* _Data listing_:
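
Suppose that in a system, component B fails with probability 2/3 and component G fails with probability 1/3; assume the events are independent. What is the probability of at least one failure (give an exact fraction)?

P(none) = (1 − 2/3) × (1 − 1/3) = 1/3 × 2/3 = 2/9
P(at least one) = 1 − 2/9 = 7/9

7/9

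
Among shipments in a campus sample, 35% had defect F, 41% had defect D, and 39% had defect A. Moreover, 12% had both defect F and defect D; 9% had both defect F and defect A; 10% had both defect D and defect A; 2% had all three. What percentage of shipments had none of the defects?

14%

Inclusion–exclusion gives
P(≥1) = 35 + 41 + 39 − 12 − 9 − 10 + 2 = 86%
P(none) = 100% − 86% = 14%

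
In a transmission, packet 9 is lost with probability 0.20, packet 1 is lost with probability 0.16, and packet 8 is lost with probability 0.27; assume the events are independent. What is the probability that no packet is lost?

Since the events are independent, P(none) is the product of the individual non-occurrence probabilities.
P(none) = (1 − 0.20) × (1 − 0.16) × (1 − 0.27) = 0.80 × 0.84 × 0.73 = 0.49056

0.49056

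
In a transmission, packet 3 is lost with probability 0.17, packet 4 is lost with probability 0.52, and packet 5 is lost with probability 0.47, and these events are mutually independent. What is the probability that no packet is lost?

0.211152

Since the events are independent, P(none) is the product of the individual non-occurrence probabilities.
P(none) = (1 − 0.17) × (1 − 0.52) × (1 − 0.47) = 0.83 × 0.48 × 0.53 = 0.211152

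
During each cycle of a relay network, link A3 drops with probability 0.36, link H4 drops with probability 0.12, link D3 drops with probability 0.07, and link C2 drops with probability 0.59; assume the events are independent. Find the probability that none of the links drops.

P(none) = (1 − 0.36) × (1 − 0.12) × (1 − 0.07) × (1 − 0.59) = 0.64 × 0.88 × 0.93 × 0.41 = 0.21474816

0.21474816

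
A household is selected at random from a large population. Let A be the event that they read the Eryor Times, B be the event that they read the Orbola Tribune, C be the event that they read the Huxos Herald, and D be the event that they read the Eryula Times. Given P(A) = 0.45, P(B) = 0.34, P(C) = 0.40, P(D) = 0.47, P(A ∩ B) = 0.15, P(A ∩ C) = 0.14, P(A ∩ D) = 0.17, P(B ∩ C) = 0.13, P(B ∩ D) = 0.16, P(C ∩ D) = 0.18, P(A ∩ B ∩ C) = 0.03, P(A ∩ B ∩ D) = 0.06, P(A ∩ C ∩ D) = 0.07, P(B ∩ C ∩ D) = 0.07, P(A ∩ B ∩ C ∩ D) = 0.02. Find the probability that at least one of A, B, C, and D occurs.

0.94

P(A ∪ B ∪ C ∪ D) = 0.45 + 0.34 + 0.40 + 0.47 − 0.15 − 0.14 − 0.17 − 0.13 − 0.16 − 0.18 + 0.03 + 0.06 + 0.07 + 0.07 − 0.02 = 0.94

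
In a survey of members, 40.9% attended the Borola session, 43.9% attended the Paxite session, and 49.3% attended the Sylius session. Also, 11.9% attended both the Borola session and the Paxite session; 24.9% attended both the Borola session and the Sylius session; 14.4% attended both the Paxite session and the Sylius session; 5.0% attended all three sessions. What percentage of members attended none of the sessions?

By inclusion–exclusion:
P(≥1) = 40.9 + 43.9 + 49.3 − 11.9 − 24.9 − 14.4 + 5.0 = 87.9%
P(none) = 100% − 87.9% = 12.1%

12.1%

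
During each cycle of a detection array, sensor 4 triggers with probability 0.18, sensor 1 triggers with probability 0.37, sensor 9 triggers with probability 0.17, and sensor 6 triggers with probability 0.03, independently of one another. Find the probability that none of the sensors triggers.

0.41591466

P(none) = (1 − 0.18) × (1 − 0.37) × (1 − 0.17) × (1 − 0.03) = 0.82 × 0.63 × 0.83 × 0.97 = 0.41591466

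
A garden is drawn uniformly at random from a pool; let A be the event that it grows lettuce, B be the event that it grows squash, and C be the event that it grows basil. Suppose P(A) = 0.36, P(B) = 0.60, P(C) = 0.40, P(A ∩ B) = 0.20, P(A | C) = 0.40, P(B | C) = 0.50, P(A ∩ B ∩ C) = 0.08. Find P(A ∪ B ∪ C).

0.88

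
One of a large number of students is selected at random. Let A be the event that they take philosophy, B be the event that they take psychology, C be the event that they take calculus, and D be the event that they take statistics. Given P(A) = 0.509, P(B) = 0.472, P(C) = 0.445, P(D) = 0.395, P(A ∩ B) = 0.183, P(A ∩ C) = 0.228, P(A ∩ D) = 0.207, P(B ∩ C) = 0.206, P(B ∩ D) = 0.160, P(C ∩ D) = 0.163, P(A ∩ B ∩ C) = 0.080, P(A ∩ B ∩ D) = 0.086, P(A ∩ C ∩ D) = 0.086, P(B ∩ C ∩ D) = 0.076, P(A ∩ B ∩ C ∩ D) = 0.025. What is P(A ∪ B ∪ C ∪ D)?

0.977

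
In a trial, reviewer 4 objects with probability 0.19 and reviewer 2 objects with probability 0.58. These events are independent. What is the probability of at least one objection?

0.6598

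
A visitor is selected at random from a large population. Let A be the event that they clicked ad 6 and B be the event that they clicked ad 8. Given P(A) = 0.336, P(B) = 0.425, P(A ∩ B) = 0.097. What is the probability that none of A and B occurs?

0.336

Inclusion–exclusion gives
P(A ∪ B) = 0.336 + 0.425 − 0.097 = 0.664
P(none) = 1 − 0.664 = 0.336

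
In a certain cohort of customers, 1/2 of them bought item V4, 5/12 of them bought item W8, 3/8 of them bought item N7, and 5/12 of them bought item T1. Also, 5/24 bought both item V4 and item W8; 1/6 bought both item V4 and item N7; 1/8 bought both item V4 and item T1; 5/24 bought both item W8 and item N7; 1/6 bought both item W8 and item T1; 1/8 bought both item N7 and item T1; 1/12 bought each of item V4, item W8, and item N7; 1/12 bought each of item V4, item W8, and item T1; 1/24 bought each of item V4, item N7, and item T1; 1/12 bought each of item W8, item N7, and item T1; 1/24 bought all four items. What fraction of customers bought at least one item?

P(union) = 1/2 + 5/12 + 3/8 + 5/12 − 5/24 − 1/6 − 1/8 − 5/24 − 1/6 − 1/8 + 1/12 + 1/12 + 1/24 + 1/12 − 1/24 = 23/24

23/24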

* _What is being asked_:
Repeat all of the entries exactly.

* _Solved problem_:
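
Suppose that in a system, component B fails with probability 2/3 and component G fails with probability 1/3; assume the events are independent. What is the probability of at least one failure (give an exact fraction)?

P(none) = (1 − 2/3) × (1 − 1/3) = 1/3 × 2/3 = 2/9
P(at least one) = 1 − 2/9 = 7/9

7/9

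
Among shipments in a campus sample, 35% had defect F, 41% had defect D, and 39% had defect A. Moreover, 12% had both defect F and defect D; 9% had both defect F and defect A; 10% had both defect D and defect A; 2% had all three. What percentage of shipments had none of the defects?

14%

Inclusion–exclusion gives
P(≥1) = 35 + 41 + 39 − 12 − 9 − 10 + 2 = 86%
P(none) = 100% − 86% = 14%

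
In a transmission, packet 9 is lost with probability 0.20, packet 1 is lost with probability 0.16, and packet 8 is lost with probability 0.27; assume the events are independent. What is the probability that no packet is lost?

Since the events are independent, P(none) is the product of the individual non-occurrence probabilities.
P(none) = (1 − 0.20) × (1 − 0.16) × (1 − 0.27) = 0.80 × 0.84 × 0.73 = 0.49056

0.49056

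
In a transmission, packet 3 is lost with probability 0.17, packet 4 is lost with probability 0.52, and packet 5 is lost with probability 0.47, and these events are mutually independent. What is the probability that no packet is lost?

0.211152

Since the events are independent, P(none) is the product of the individual non-occurrence probabilities.
P(none) = (1 − 0.17) × (1 − 0.52) × (1 − 0.47) = 0.83 × 0.48 × 0.53 = 0.211152

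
During each cycle of a relay network, link A3 drops with probability 0.36, link H4 drops with probability 0.12, link D3 drops with probability 0.07, and link C2 drops with probability 0.59; assume the events are independent. Find the probability that none of the links drops.

P(none) = (1 − 0.36) × (1 − 0.12) × (1 − 0.07) × (1 − 0.59) = 0.64 × 0.88 × 0.93 × 0.41 = 0.21474816

0.21474816

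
A household is selected at random from a large population. Let A be the event that they read the Eryor Times, B be the event that they read the Orbola Tribune, C be the event that they read the Huxos Herald, and D be the event that they read the Eryula Times. Given P(A) = 0.45, P(B) = 0.34, P(C) = 0.40, P(D) = 0.47, P(A ∩ B) = 0.15, P(A ∩ C) = 0.14, P(A ∩ D) = 0.17, P(B ∩ C) = 0.13, P(B ∩ D) = 0.16, P(C ∩ D) = 0.18, P(A ∩ B ∩ C) = 0.03, P(A ∩ B ∩ D) = 0.06, P(A ∩ C ∩ D) = 0.07, P(B ∩ C ∩ D) = 0.07, P(A ∩ B ∩ C ∩ D) = 0.02. Find the probability that at least one of A, B, C, and D occurs.

0.94

P(A ∪ B ∪ C ∪ D) = 0.45 + 0.34 + 0.40 + 0.47 − 0.15 − 0.14 − 0.17 − 0.13 − 0.16 − 0.18 + 0.03 + 0.06 + 0.07 + 0.07 − 0.02 = 0.94

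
In a survey of members, 40.9% attended the Borola session, 43.9% attended the Paxite session, and 49.3% attended the Sylius session. Also, 11.9% attended both the Borola session and the Paxite session; 24.9% attended both the Borola session and the Sylius session; 14.4% attended both the Paxite session and the Sylius session; 5.0% attended all three sessions. What percentage of members attended none of the sessions?

By inclusion–exclusion:
P(≥1) = 40.9 + 43.9 + 49.3 − 11.9 − 24.9 − 14.4 + 5.0 = 87.9%
P(none) = 100% − 87.9% = 12.1%

12.1%

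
During each cycle of a detection array, sensor 4 triggers with probability 0.18, sensor 1 triggers with probability 0.37, sensor 9 triggers with probability 0.17, and sensor 6 triggers with probability 0.03, independently of one another. Find the probability that none of the sensors triggers.

0.41591466

P(none) = (1 − 0.18) × (1 − 0.37) × (1 − 0.17) × (1 − 0.03) = 0.82 × 0.63 × 0.83 × 0.97 = 0.41591466

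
A garden is drawn uniformly at random from a pool; let A be the event that it grows lettuce, B be the event that it grows squash, and C be the event that it grows basil. Suppose P(A) = 0.36, P(B) = 0.60, P(C) = 0.40, P(A ∩ B) = 0.20, P(A | C) = 0.40, P(B | C) = 0.50, P(A ∩ B ∩ C) = 0.08. Find P(A ∪ B ∪ C).

0.88

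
One of a large number of students is selected at random. Let A be the event that they take philosophy, B be the event that they take psychology, C be the event that they take calculus, and D be the event that they take statistics. Given P(A) = 0.509, P(B) = 0.472, P(C) = 0.445, P(D) = 0.395, P(A ∩ B) = 0.183, P(A ∩ C) = 0.228, P(A ∩ D) = 0.207, P(B ∩ C) = 0.206, P(B ∩ D) = 0.160, P(C ∩ D) = 0.163, P(A ∩ B ∩ C) = 0.080, P(A ∩ B ∩ D) = 0.086, P(A ∩ C ∩ D) = 0.086, P(B ∩ C ∩ D) = 0.076, P(A ∩ B ∩ C ∩ D) = 0.025. What is P(A ∪ B ∪ C ∪ D)?

0.977

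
In a trial, reviewer 4 objects with probability 0.19 and reviewer 2 objects with probability 0.58. These events are independent. What is the probability of at least one objection?

0.6598

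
A visitor is selected at random from a large population. Let A be the event that they clicked ad 6 and B be the event that they clicked ad 8. Given P(A) = 0.336, P(B) = 0.425, P(A ∩ B) = 0.097. What is the probability that none of A and B occurs?

0.336

Inclusion–exclusion gives
P(A ∪ B) = 0.336 + 0.425 − 0.097 = 0.664
P(none) = 1 − 0.664 = 0.336

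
In a certain cohort of customers, 1/2 of them bought item V4, 5/12 of them bought item W8, 3/8 of them bought item N7, and 5/12 of them bought item T1. Also, 5/24 bought both item V4 and item W8; 1/6 bought both item V4 and item N7; 1/8 bought both item V4 and item T1; 5/24 bought both item W8 and item N7; 1/6 bought both item W8 and item T1; 1/8 bought both item N7 and item T1; 1/12 bought each of item V4, item W8, and item N7; 1/12 bought each of item V4, item W8, and item T1; 1/24 bought each of item V4, item N7, and item T1; 1/12 bought each of item W8, item N7, and item T1; 1/24 bought all four items. What fraction of customers bought at least one item?

P(union) = 1/2 + 5/12 + 3/8 + 5/12 − 5/24 − 1/6 − 1/8 − 5/24 − 1/6 − 1/8 + 1/12 + 1/12 + 1/24 + 1/12 − 1/24 = 23/24

23/24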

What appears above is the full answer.